=== Exercise prompt ===
Transcribe exactly the lines from the one containing "What is the" through the end of the entries, including both the first and the last, and nothing else.

═════ Provided data ═════

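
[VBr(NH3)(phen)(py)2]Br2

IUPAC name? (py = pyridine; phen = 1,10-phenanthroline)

amminebromo(1,10-phenanthroline)bis(pyridine)vanadium(III) bromide

The 2 bromide counter-ions carry a total charge of -2, so each complex ion is 2+.
Ligand charges: 1×ammine (neutral), 1×bromo (-1 each), 2×pyridine (neutral), 1×1,10-phenanthroline (neutral); total -1. So V + (-1) = 2+, giving V = +3.
Ligands are named alphabetically: ammine before bromo before phenanthroline before pyridine.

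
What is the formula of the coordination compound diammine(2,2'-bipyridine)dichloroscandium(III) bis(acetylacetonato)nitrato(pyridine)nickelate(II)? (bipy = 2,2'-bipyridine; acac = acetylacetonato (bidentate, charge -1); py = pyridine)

[Sc(bipy)Cl2(NH3)2][Ni(acac)2(NO3)(py)]

Cation [Sc…]: ligand charges -2, Sc(III) ⇒ ion charge 1+.
Anion [Ni…]: ligand charges -3, Ni(II) ⇒ ion charge 1−.
One 1+ cation balances one 1− anion.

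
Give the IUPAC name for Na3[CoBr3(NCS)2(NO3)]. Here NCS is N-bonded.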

═════

=== Response to the exercise ===
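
What is the formula of the coordination compound diammine(2,2'-bipyridine)dichloroscandium(III) bis(acetylacetonato)nitrato(pyridine)nickelate(II)? (bipy = 2,2'-bipyridine; acac = acetylacetonato (bidentate, charge -1); py = pyridine)

[Sc(bipy)Cl2(NH3)2][Ni(acac)2(NO3)(py)]

Cation [Sc…]: ligand charges -2, Sc(III) ⇒ ion charge 1+.
Anion [Ni…]: ligand charges -3, Ni(II) ⇒ ion charge 1−.
One 1+ cation balances one 1− anion.

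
Give the IUPAC name for Na3[CoBr3(NCS)2(NO3)]. Here NCS is N-bonded.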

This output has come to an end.